ABOUT THIS EXERCISE: Every line with the string "materials" should be copied from the data.

INFORMATION SHOWN:
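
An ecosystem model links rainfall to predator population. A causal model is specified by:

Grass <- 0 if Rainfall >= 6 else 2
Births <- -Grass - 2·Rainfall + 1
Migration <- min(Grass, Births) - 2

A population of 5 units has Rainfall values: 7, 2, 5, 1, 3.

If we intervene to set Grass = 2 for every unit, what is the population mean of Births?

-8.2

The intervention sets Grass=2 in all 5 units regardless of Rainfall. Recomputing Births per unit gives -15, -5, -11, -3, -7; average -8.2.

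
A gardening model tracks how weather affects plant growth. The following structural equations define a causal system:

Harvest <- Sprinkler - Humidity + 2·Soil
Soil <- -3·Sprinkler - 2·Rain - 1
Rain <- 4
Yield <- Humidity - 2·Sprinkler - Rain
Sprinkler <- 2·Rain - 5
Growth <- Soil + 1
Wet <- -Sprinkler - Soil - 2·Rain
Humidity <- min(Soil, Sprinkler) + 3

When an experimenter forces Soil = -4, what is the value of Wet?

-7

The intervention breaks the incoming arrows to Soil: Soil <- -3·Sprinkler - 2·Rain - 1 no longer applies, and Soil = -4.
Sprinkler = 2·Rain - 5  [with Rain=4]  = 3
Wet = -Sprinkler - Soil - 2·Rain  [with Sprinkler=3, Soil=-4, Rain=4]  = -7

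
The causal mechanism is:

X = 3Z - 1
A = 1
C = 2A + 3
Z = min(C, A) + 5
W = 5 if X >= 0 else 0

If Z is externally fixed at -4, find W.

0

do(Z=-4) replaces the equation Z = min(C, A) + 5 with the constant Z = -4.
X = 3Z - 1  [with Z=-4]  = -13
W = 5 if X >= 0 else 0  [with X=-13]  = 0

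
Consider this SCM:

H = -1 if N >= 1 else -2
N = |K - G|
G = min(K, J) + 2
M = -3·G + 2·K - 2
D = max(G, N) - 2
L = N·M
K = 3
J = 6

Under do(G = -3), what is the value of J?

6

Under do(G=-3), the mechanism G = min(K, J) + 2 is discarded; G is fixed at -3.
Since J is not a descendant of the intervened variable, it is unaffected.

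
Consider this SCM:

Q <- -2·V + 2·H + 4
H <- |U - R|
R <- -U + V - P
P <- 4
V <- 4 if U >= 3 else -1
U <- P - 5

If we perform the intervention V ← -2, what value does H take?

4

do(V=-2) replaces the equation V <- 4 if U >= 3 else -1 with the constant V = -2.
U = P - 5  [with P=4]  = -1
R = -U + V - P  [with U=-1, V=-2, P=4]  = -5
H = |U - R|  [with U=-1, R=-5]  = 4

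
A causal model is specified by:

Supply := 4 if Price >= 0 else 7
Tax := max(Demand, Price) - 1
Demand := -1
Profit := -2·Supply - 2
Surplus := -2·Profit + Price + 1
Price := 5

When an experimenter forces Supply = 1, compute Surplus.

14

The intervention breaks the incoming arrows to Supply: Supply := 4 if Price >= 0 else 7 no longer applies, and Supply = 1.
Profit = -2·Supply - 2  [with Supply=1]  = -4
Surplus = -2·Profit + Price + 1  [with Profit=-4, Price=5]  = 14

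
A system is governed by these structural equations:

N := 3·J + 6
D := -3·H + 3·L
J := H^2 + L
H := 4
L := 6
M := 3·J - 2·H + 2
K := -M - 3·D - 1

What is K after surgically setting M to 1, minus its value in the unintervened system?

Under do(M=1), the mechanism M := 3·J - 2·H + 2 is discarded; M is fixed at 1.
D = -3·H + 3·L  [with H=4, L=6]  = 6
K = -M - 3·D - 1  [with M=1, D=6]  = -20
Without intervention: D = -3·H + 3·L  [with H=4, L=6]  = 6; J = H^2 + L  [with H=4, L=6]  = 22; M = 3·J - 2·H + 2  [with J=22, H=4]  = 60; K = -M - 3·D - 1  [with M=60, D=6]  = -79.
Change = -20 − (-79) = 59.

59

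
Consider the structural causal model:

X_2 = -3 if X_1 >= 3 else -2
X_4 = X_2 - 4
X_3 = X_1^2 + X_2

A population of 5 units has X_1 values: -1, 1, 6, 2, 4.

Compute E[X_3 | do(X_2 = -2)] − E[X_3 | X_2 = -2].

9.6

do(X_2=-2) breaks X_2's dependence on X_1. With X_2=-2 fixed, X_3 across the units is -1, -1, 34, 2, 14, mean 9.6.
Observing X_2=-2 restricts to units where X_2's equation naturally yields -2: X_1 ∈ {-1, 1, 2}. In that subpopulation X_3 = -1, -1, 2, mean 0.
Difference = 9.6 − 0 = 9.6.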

---

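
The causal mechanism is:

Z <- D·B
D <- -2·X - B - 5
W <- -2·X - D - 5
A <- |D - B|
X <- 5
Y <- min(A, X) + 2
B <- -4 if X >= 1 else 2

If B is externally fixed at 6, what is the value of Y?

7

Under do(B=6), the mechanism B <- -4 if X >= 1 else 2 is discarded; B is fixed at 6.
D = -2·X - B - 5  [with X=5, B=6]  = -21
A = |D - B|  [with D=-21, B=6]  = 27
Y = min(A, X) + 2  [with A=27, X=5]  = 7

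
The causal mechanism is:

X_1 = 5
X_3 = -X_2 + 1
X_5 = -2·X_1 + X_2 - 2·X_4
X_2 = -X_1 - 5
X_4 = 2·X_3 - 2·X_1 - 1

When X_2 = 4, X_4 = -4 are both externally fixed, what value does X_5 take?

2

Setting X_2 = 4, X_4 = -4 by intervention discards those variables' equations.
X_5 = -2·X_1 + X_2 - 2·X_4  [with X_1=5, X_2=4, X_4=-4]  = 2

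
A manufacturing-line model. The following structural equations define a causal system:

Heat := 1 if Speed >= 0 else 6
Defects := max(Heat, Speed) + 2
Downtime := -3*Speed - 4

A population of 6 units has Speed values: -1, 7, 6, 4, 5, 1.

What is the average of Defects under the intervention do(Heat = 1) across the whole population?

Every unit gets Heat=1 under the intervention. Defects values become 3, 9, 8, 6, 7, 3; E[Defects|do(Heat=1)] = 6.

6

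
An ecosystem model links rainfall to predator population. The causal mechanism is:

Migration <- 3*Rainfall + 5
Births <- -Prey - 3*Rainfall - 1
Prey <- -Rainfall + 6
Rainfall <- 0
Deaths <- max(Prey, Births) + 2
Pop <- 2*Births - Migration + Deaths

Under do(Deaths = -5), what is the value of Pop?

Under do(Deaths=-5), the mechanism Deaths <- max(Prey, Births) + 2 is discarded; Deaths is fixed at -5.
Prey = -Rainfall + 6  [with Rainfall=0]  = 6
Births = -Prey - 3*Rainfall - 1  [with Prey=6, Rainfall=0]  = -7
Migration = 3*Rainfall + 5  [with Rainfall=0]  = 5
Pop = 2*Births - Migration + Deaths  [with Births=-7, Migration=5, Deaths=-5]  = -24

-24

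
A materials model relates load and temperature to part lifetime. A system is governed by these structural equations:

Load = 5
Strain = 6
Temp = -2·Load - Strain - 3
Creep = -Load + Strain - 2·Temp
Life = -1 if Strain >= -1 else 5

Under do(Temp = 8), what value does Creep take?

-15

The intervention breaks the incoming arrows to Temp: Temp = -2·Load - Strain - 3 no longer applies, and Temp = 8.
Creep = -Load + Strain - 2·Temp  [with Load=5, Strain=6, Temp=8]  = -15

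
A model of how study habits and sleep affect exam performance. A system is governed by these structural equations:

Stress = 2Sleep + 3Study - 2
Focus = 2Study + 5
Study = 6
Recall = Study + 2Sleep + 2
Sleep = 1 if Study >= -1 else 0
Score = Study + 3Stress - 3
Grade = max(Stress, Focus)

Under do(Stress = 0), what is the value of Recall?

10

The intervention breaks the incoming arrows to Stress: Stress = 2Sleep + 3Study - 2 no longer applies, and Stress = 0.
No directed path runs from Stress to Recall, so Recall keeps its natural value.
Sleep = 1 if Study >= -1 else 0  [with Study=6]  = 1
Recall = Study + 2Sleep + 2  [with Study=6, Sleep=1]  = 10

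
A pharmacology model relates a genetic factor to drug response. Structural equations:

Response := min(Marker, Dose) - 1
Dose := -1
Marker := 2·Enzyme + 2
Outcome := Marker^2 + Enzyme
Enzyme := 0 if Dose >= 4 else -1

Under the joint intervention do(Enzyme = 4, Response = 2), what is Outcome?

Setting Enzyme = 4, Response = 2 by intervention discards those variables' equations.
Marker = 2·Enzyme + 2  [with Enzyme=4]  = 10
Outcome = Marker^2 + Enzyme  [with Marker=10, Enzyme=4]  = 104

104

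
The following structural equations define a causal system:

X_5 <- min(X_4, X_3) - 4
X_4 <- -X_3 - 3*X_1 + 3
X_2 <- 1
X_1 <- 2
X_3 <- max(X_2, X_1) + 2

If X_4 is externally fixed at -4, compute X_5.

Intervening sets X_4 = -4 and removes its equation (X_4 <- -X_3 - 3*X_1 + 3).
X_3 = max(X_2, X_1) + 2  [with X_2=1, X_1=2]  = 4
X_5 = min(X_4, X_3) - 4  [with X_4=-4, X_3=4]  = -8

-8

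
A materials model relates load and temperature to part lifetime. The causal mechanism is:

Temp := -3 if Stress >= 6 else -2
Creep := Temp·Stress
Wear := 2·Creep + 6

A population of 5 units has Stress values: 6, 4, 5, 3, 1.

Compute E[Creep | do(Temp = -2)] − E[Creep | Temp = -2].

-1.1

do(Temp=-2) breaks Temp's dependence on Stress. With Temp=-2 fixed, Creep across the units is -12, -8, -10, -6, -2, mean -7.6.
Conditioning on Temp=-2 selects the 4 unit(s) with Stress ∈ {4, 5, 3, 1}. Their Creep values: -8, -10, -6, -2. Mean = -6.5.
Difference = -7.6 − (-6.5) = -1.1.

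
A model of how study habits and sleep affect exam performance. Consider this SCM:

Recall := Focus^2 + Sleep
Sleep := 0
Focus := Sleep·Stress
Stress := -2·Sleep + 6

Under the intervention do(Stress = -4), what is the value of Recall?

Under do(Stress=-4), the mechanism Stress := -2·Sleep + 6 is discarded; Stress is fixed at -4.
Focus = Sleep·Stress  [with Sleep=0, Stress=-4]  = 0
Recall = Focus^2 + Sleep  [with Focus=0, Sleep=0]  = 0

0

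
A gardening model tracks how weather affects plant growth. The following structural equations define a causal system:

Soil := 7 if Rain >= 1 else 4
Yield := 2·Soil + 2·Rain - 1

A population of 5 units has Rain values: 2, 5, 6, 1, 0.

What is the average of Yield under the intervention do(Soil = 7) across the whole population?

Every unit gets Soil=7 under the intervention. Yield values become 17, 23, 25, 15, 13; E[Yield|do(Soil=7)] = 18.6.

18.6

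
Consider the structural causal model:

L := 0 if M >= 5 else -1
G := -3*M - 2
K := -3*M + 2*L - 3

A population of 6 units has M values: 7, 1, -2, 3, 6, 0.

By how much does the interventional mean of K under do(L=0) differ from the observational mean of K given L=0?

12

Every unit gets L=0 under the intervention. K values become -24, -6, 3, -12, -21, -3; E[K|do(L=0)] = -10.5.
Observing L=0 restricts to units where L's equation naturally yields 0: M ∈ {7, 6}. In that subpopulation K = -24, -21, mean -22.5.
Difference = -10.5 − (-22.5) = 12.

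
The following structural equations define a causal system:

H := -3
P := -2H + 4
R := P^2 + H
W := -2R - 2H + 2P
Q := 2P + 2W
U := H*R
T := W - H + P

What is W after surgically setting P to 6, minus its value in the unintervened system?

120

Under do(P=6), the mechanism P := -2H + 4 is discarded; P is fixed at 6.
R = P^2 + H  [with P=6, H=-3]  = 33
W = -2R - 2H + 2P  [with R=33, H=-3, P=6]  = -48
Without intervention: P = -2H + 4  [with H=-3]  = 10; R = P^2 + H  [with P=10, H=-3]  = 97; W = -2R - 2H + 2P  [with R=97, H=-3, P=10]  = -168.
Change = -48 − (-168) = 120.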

EXERCISE RESPONSE:
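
A materials model relates load and temperature to part lifetime. A system is governed by these structural equations:
A materials model relates load and temperature to part lifetime. The causal mechanism is: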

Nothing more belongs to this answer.